[Saved data entries]
********************
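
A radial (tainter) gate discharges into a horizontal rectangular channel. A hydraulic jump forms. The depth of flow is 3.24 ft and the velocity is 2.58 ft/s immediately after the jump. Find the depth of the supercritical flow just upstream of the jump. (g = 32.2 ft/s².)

y₁ = 0.371 ft

Fr₂ = V₂/√(g·y₂) = 2.58/√(32.2×3.24) = 0.253.
From the momentum equation (using Fr₂), y₁/y₂ = ½[√(1 + 8Fr₂²) − 1] = ½[√1.510 − 1] = 0.114.
y₁ = 0.114 × 3.24 = 0.371 ft.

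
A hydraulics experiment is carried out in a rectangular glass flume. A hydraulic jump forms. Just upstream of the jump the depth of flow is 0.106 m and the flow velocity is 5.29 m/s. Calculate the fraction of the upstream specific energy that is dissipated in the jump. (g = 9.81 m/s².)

ΔE/E₁ = 0.506 (50.6%)

Fr₁ = V₁/√(g·y₁) = 5.29/√(9.81×0.106) = 5.19.
By Bélanger, y₂/y₁ = ½[√(1 + 8Fr₁²) − 1] = ½[√216.3 − 1] = 6.85.
y₂ = 6.85 × 0.106 = 0.726 m.
E₁ = y₁ + V₁²/2g = 1.53 m. ΔE = (y₂ − y₁)³/(4y₁y₂) = 0.775 m. ΔE/E₁ = 0.775/1.53 = 0.506.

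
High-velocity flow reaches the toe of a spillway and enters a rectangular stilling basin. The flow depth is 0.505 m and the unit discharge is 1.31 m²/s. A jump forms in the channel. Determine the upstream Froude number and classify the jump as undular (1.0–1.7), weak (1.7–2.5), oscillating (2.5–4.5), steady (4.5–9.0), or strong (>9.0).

Fr₁ = 1.17; undular jump

V₁ = q/y₁ = 1.31/0.505 = 2.59 m/s. Fr₁ = V₁/√(g·y₁) = 2.59/√(9.81×0.505) = 1.17.
Fr₁ = 1.17 lies in the undular range.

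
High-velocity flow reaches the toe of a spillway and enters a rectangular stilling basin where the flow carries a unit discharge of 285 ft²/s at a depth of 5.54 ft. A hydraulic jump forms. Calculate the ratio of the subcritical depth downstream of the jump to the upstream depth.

y₂/y₁ = 4.97

V₁ = q/y₁ = 285/5.54 = 51.4 ft/s. Fr₁ = V₁/√(g·y₁) = 51.4/√(32.2×5.54) = 3.85.
Bélanger equation: y₂/y₁ = ½[√(1 + 8Fr₁²) − 1] = ½[√119.7 − 1] = 4.97.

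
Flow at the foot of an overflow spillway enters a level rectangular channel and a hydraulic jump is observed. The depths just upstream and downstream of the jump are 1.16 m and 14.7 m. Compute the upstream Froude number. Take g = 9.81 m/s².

Fr₁ = 9.31

For a rectangular channel the momentum equation gives q² = ½·g·y₁·y₂·(y₁ + y₂) = ½×9.81×1.16×14.7×15.9 = 1327.
q = √1327 = 36.4 m²/s.
V₁ = q/y₁ = 31.4 m/s; Fr₁ = V₁/√(g·y₁) = 9.31.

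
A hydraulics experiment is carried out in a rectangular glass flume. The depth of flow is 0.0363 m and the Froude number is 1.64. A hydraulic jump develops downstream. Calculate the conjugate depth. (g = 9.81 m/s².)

y₂ = 0.0680 m

Fr₁ = 1.64 (given).
From the momentum equation for a rectangular channel, y₂/y₁ = ½[√(1 + 8Fr₁²) − 1] = ½[√22.52 − 1] = 1.87.
y₂ = 1.87 × 0.0363 = 0.0680 m.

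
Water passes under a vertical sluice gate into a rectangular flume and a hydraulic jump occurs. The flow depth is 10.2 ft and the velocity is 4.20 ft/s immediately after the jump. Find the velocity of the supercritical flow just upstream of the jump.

Fr₂ = V₂/√(g·y₂) = 4.20/√(32.2×10.2) = 0.232.
The Bélanger relation is symmetric: y₁/y₂ = ½[√(1 + 8Fr₂²) − 1] = ½[√1.430 − 1] = 0.0978.
y₁ = 0.0978 × 10.2 = 0.998 ft.
V₁ = q/y₁ = 42.8/0.998 = 42.9 ft/s.

V₁ = 42.9 ft/s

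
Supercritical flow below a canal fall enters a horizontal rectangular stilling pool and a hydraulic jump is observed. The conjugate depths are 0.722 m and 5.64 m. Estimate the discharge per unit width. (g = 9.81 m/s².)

For a rectangular channel the momentum equation gives q² = ½·g·y₁·y₂·(y₁ + y₂) = ½×9.81×0.722×5.64×6.36 = 127.
q = √127 = 11.3 m²/s.

q = 11.3 m²/s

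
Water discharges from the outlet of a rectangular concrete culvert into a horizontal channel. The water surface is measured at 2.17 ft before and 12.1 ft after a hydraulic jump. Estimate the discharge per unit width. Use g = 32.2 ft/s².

For a rectangular channel the momentum equation gives q² = ½·g·y₁·y₂·(y₁ + y₂) = ½×32.2×2.17×12.1×14.3 = 6032.
q = √6032 = 77.7 ft²/s.

q = 77.7 ft²/s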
********************
WHAT IS NEEDED: Set down every entry again, word for word.

EXERCISE RESULT:
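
A radial (tainter) gate discharges into a horizontal rectangular channel. A hydraulic jump forms. The depth of flow is 3.24 ft and the velocity is 2.58 ft/s immediately after the jump. Find the depth of the supercritical flow just upstream of the jump. (g = 32.2 ft/s².)

y₁ = 0.371 ft

Fr₂ = V₂/√(g·y₂) = 2.58/√(32.2×3.24) = 0.253.
From the momentum equation (using Fr₂), y₁/y₂ = ½[√(1 + 8Fr₂²) − 1] = ½[√1.510 − 1] = 0.114.
y₁ = 0.114 × 3.24 = 0.371 ft.

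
A hydraulics experiment is carried out in a rectangular glass flume. A hydraulic jump forms. Just upstream of the jump the depth of flow is 0.106 m and the flow velocity is 5.29 m/s. Calculate the fraction of the upstream specific energy that is dissipated in the jump. (g = 9.81 m/s².)

ΔE/E₁ = 0.506 (50.6%)

Fr₁ = V₁/√(g·y₁) = 5.29/√(9.81×0.106) = 5.19.
By Bélanger, y₂/y₁ = ½[√(1 + 8Fr₁²) − 1] = ½[√216.3 − 1] = 6.85.
y₂ = 6.85 × 0.106 = 0.726 m.
E₁ = y₁ + V₁²/2g = 1.53 m. ΔE = (y₂ − y₁)³/(4y₁y₂) = 0.775 m. ΔE/E₁ = 0.775/1.53 = 0.506.

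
High-velocity flow reaches the toe of a spillway and enters a rectangular stilling basin. The flow depth is 0.505 m and the unit discharge is 1.31 m²/s. A jump forms in the channel. Determine the upstream Froude number and classify the jump as undular (1.0–1.7), weak (1.7–2.5), oscillating (2.5–4.5), steady (4.5–9.0), or strong (>9.0).

Fr₁ = 1.17; undular jump

V₁ = q/y₁ = 1.31/0.505 = 2.59 m/s. Fr₁ = V₁/√(g·y₁) = 2.59/√(9.81×0.505) = 1.17.
Fr₁ = 1.17 lies in the undular range.

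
High-velocity flow reaches the toe of a spillway and enters a rectangular stilling basin where the flow carries a unit discharge of 285 ft²/s at a depth of 5.54 ft. A hydraulic jump forms. Calculate the ratio of the subcritical depth downstream of the jump to the upstream depth.

y₂/y₁ = 4.97

V₁ = q/y₁ = 285/5.54 = 51.4 ft/s. Fr₁ = V₁/√(g·y₁) = 51.4/√(32.2×5.54) = 3.85.
Bélanger equation: y₂/y₁ = ½[√(1 + 8Fr₁²) − 1] = ½[√119.7 − 1] = 4.97.

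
Flow at the foot of an overflow spillway enters a level rectangular channel and a hydraulic jump is observed. The depths just upstream and downstream of the jump are 1.16 m and 14.7 m. Compute the upstream Froude number. Take g = 9.81 m/s².

Fr₁ = 9.31

For a rectangular channel the momentum equation gives q² = ½·g·y₁·y₂·(y₁ + y₂) = ½×9.81×1.16×14.7×15.9 = 1327.
q = √1327 = 36.4 m²/s.
V₁ = q/y₁ = 31.4 m/s; Fr₁ = V₁/√(g·y₁) = 9.31.

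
A hydraulics experiment is carried out in a rectangular glass flume. The depth of flow is 0.0363 m and the Froude number is 1.64. A hydraulic jump develops downstream. Calculate the conjugate depth. (g = 9.81 m/s².)

y₂ = 0.0680 m

Fr₁ = 1.64 (given).
From the momentum equation for a rectangular channel, y₂/y₁ = ½[√(1 + 8Fr₁²) − 1] = ½[√22.52 − 1] = 1.87.
y₂ = 1.87 × 0.0363 = 0.0680 m.

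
Water passes under a vertical sluice gate into a rectangular flume and a hydraulic jump occurs. The flow depth is 10.2 ft and the velocity is 4.20 ft/s immediately after the jump. Find the velocity of the supercritical flow just upstream of the jump.

Fr₂ = V₂/√(g·y₂) = 4.20/√(32.2×10.2) = 0.232.
The Bélanger relation is symmetric: y₁/y₂ = ½[√(1 + 8Fr₂²) − 1] = ½[√1.430 − 1] = 0.0978.
y₁ = 0.0978 × 10.2 = 0.998 ft.
V₁ = q/y₁ = 42.8/0.998 = 42.9 ft/s.

V₁ = 42.9 ft/s

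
Supercritical flow below a canal fall enters a horizontal rectangular stilling pool and a hydraulic jump is observed. The conjugate depths are 0.722 m and 5.64 m. Estimate the discharge per unit width. (g = 9.81 m/s².)

For a rectangular channel the momentum equation gives q² = ½·g·y₁·y₂·(y₁ + y₂) = ½×9.81×0.722×5.64×6.36 = 127.
q = √127 = 11.3 m²/s.

q = 11.3 m²/s

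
Water discharges from the outlet of a rectangular concrete culvert into a horizontal channel. The water surface is measured at 2.17 ft before and 12.1 ft after a hydraulic jump. Estimate the discharge per unit width. Use g = 32.2 ft/s².

For a rectangular channel the momentum equation gives q² = ½·g·y₁·y₂·(y₁ + y₂) = ½×32.2×2.17×12.1×14.3 = 6032.
q = √6032 = 77.7 ft²/s.

q = 77.7 ft²/s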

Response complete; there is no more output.